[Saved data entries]
= Beginning of Section =

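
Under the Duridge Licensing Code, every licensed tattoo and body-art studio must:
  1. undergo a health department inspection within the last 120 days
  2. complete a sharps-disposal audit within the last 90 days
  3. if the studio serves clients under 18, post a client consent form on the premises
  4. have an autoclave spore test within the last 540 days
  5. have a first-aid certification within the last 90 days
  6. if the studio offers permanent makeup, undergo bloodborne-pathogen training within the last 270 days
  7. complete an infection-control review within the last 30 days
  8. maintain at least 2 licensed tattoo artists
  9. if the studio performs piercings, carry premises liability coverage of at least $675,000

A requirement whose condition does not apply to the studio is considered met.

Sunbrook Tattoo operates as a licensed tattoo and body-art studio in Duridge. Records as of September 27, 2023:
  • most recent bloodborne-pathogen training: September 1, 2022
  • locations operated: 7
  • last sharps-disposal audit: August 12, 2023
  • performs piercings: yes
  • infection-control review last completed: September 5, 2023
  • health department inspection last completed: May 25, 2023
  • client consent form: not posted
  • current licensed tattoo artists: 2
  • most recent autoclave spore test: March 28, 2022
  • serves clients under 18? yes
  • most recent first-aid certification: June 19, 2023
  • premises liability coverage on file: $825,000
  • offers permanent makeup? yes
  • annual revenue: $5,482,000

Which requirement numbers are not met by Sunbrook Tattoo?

1. health department inspection 125 days ago vs limit 120 → not met
2. sharps-disposal audit 46 days ago vs limit 90 → met
3. condition 'serves clients under 18' holds; client consent form absent → not met
4. autoclave spore test 548 days ago vs limit 540 → not met
5. first-aid certification 100 days ago vs limit 90 → not met
6. condition 'offers permanent makeup' holds; bloodborne-pathogen training 391 days ago vs limit 270 → not met
7. infection-control review 22 days ago vs limit 30 → met
8. licensed tattoo artists 2 ≥ 2 → met
9. condition 'performs piercings' holds; premises liability coverage $825,000 ≥ $675,000 → met
Not met: 1, 3, 4, 5, 6

1, 3, 4, 5, 6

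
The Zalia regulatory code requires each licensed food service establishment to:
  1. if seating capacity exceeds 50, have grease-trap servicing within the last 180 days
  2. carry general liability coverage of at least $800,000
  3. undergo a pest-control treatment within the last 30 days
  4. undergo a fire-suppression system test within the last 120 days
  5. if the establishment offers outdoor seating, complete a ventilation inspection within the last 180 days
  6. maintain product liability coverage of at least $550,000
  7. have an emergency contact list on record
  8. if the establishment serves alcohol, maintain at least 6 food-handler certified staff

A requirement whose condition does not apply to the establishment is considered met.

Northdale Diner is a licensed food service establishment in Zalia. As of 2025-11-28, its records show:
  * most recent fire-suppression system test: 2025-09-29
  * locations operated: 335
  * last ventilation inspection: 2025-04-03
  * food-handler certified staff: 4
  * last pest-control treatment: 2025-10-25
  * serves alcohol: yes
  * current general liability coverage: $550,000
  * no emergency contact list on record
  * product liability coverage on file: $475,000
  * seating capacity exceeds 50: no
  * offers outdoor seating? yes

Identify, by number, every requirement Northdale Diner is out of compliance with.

1. condition 'seating capacity exceeds 50' does not hold → requirement n/a → met
2. general liability coverage $550,000 < $800,000 → not met
3. pest-control treatment 34 days ago vs limit 30 → not met
4. fire-suppression system test 60 days ago vs limit 120 → met
5. condition 'offers outdoor seating' holds; ventilation inspection 239 days ago vs limit 180 → not met
6. product liability coverage $475,000 < $550,000 → not met
7. emergency contact list absent → not met
8. condition 'serves alcohol' holds; food-handler certified staff 4 < 6 → not met
Not met: 2, 3, 5, 6, 7, 8

2, 3, 5, 6, 7, 8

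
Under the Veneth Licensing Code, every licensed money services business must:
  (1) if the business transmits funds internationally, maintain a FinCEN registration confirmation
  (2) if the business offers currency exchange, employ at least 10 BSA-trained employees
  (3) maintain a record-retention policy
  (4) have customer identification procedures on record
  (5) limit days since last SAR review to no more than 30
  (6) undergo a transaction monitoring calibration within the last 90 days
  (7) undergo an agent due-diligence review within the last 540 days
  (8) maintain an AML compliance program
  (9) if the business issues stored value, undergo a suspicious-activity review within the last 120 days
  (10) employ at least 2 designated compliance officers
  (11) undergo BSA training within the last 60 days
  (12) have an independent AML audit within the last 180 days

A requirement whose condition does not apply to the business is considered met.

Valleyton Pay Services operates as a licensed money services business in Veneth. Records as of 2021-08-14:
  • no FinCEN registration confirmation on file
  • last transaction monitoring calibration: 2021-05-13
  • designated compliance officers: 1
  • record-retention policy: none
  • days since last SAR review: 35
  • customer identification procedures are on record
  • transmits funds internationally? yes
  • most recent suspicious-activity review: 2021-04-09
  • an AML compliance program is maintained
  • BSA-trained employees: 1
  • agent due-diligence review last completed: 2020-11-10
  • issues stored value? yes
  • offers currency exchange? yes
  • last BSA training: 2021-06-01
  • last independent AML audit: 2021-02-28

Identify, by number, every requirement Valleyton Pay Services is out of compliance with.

1. condition 'transmits funds internationally' holds; FinCEN registration confirmation absent → not met
2. condition 'offers currency exchange' holds; BSA-trained employees 1 < 10 → not met
3. record-retention policy absent → not met
4. customer identification procedures present → met
5. days since last SAR review 35 > 30 → not met
6. transaction monitoring calibration 93 days ago vs limit 90 → not met
7. agent due-diligence review 277 days ago vs limit 540 → met
8. AML compliance program present → met
9. condition 'issues stored value' holds; suspicious-activity review 127 days ago vs limit 120 → not met
10. designated compliance officers 1 < 2 → not met
11. BSA training 74 days ago vs limit 60 → not met
12. independent AML audit 167 days ago vs limit 180 → met
Not met: 1, 2, 3, 5, 6, 9, 10, 11

1, 2, 3, 5, 6, 9, 10, 11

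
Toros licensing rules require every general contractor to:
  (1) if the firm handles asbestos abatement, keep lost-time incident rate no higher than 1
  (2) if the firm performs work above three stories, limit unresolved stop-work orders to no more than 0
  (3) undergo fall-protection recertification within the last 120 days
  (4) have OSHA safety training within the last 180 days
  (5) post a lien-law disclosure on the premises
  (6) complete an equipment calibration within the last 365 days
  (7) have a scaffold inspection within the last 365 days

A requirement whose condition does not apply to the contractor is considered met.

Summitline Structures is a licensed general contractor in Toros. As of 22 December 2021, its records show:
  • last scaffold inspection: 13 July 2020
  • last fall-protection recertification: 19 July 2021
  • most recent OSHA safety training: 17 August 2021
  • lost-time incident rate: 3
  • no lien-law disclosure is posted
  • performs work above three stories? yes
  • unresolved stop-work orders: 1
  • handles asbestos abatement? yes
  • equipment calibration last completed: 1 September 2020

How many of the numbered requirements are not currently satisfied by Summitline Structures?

6

1. condition 'handles asbestos abatement' holds; lost-time incident rate 3 > 1 → not met
2. condition 'performs work above three stories' holds; unresolved stop-work orders 1 > 0 → not met
3. fall-protection recertification 156 days ago vs limit 120 → not met
4. OSHA safety training 127 days ago vs limit 180 → met
5. lien-law disclosure absent → not met
6. equipment calibration 477 days ago vs limit 365 → not met
7. scaffold inspection 527 days ago vs limit 365 → not met
Not met: 6 of 7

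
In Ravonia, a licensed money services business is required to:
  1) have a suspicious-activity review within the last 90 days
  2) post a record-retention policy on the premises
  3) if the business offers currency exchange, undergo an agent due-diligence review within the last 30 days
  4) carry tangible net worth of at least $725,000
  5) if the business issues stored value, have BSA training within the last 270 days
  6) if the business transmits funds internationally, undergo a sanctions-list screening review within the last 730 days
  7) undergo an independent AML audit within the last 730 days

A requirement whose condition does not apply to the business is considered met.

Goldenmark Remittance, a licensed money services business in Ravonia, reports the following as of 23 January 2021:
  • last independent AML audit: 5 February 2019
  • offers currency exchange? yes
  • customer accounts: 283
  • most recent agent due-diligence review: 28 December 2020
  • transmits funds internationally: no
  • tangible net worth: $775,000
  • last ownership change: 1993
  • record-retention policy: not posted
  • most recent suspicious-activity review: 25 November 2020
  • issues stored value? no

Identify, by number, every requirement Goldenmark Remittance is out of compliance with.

2

1. suspicious-activity review 59 days ago vs limit 90 → met
2. record-retention policy absent → not met
3. condition 'offers currency exchange' holds; agent due-diligence review 26 days ago vs limit 30 → met
4. tangible net worth $775,000 ≥ $725,000 → met
5. condition 'issues stored value' does not hold → requirement n/a → met
6. condition 'transmits funds internationally' does not hold → requirement n/a → met
7. independent AML audit 718 days ago vs limit 730 → met
Not met: 2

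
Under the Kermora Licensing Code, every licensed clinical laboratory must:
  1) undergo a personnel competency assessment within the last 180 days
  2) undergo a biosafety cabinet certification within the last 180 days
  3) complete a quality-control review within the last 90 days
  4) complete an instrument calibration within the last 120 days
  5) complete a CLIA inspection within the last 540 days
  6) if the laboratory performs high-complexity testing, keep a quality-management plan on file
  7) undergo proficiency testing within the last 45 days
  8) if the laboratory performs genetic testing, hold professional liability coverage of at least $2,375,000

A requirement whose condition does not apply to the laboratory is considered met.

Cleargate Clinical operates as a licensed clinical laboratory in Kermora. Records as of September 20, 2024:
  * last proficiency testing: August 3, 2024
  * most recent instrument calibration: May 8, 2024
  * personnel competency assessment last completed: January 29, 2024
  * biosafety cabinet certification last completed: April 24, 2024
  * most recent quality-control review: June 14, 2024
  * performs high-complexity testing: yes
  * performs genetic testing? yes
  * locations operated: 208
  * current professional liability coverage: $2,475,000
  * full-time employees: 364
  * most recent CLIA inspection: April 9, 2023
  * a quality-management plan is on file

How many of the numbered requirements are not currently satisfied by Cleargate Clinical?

4

1. personnel competency assessment 235 days ago vs limit 180 → not met
2. biosafety cabinet certification 149 days ago vs limit 180 → met
3. quality-control review 98 days ago vs limit 90 → not met
4. instrument calibration 135 days ago vs limit 120 → not met
5. CLIA inspection 530 days ago vs limit 540 → met
6. condition 'performs high-complexity testing' holds; quality-management plan present → met
7. proficiency testing 48 days ago vs limit 45 → not met
8. condition 'performs genetic testing' holds; professional liability coverage $2,475,000 ≥ $2,375,000 → met
Not met: 4 of 8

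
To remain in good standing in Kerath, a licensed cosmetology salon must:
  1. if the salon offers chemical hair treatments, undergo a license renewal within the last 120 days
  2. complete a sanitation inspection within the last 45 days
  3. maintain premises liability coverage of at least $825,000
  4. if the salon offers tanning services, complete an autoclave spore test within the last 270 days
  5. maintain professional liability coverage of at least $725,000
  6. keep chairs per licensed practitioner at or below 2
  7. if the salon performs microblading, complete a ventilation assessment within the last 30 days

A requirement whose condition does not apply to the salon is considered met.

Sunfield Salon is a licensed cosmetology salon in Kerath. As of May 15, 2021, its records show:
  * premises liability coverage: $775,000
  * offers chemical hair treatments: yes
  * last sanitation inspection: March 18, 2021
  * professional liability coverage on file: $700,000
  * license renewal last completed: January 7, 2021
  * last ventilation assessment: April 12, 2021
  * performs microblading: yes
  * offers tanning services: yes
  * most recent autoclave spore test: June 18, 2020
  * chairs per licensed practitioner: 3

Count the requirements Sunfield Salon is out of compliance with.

1. condition 'offers chemical hair treatments' holds; license renewal 128 days ago vs limit 120 → not met
2. sanitation inspection 58 days ago vs limit 45 → not met
3. premises liability coverage $775,000 < $825,000 → not met
4. condition 'offers tanning services' holds; autoclave spore test 331 days ago vs limit 270 → not met
5. professional liability coverage $700,000 < $725,000 → not met
6. chairs per licensed practitioner 3 > 2 → not met
7. condition 'performs microblading' holds; ventilation assessment 33 days ago vs limit 30 → not met
Not met: 7 of 7

7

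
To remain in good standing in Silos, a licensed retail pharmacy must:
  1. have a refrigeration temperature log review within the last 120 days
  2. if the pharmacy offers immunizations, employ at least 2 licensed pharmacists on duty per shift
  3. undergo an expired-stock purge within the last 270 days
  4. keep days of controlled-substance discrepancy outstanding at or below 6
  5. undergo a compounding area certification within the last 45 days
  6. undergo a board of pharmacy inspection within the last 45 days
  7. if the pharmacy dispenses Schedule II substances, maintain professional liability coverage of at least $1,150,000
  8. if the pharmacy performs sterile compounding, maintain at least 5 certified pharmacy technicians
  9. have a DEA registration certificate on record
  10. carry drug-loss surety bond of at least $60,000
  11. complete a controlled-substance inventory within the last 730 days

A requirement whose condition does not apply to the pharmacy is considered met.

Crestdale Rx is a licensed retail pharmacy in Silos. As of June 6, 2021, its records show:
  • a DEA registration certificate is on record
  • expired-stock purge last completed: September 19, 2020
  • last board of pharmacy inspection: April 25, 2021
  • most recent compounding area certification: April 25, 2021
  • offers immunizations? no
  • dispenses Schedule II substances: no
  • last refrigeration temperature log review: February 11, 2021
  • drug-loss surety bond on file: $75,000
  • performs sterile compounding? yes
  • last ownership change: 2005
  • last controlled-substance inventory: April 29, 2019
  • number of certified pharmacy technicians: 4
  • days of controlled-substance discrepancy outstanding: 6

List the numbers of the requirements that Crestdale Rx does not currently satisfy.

8, 11

1. refrigeration temperature log review 115 days ago vs limit 120 → met
2. condition 'offers immunizations' does not hold → requirement n/a → met
3. expired-stock purge 260 days ago vs limit 270 → met
4. days of controlled-substance discrepancy outstanding 6 ≤ 6 → met
5. compounding area certification 42 days ago vs limit 45 → met
6. board of pharmacy inspection 42 days ago vs limit 45 → met
7. condition 'dispenses Schedule II substances' does not hold → requirement n/a → met
8. condition 'performs sterile compounding' holds; certified pharmacy technicians 4 < 5 → not met
9. DEA registration certificate present → met
10. drug-loss surety bond $75,000 ≥ $60,000 → met
11. controlled-substance inventory 769 days ago vs limit 730 → not met
Not met: 8, 11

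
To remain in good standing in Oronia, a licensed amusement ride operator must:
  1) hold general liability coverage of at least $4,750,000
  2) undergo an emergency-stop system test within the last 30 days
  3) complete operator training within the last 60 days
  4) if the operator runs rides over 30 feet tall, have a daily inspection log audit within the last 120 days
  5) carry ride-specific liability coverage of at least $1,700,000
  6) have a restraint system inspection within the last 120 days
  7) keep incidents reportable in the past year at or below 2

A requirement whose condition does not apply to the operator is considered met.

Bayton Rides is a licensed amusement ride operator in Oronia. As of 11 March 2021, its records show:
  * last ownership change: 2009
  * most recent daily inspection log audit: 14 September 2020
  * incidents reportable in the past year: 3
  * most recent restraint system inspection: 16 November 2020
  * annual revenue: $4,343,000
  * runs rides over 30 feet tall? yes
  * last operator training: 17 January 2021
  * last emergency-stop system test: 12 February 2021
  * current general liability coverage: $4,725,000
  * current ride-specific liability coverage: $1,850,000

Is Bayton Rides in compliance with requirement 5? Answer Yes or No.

5. ride-specific liability coverage $1,850,000 ≥ $1,700,000 → met

Yes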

= End of Section =

Problem: What you give back should be the lines from the one with "annual revenue: $4,343,000" to the end of the data, copied exactly, both ends included.

Solution below:
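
  * annual revenue: $4,343,000
  * runs rides over 30 feet tall? yes
  * last operator training: 17 January 2021
  * last emergency-stop system test: 12 February 2021
  * current general liability coverage: $4,725,000
  * current ride-specific liability coverage: $1,850,000

Is Bayton Rides in compliance with requirement 5? Answer Yes or No.

5. ride-specific liability coverage $1,850,000 ≥ $1,700,000 → met

Yes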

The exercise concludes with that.